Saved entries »
§

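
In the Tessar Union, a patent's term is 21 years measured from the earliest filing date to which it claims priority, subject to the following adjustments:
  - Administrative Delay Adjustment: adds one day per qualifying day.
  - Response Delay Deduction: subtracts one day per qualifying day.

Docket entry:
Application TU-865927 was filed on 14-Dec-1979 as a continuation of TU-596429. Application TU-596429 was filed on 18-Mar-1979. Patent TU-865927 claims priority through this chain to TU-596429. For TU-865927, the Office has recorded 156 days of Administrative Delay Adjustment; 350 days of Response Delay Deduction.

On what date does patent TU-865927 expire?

Earliest priority filing: 18 March 1979.
Base term: 18 March 1979 + 21 years → 18 March 2000.
Administrative Delay Adjustment: +156 days → 21 August 2000.
Response Delay Deduction: −350 days → 6 September 1999.

September 6, 1999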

§

WHAT YOU WILL DO » Where does the string "claims" appear in the records above? Show every line that holds it.

RESULT OF THE EXERCISE »
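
In the Tessar Union, a patent's term is 21 years measured from the earliest filing date to which it claims priority, subject to the following adjustments:
Application TU-865927 was filed on 14-Dec-1979 as a continuation of TU-596429. Application TU-596429 was filed on 18-Mar-1979. Patent TU-865927 claims priority through this chain to TU-596429. For TU-865927, the Office has recorded 156 days of Administrative Delay Adjustment; 350 days of Response Delay Deduction.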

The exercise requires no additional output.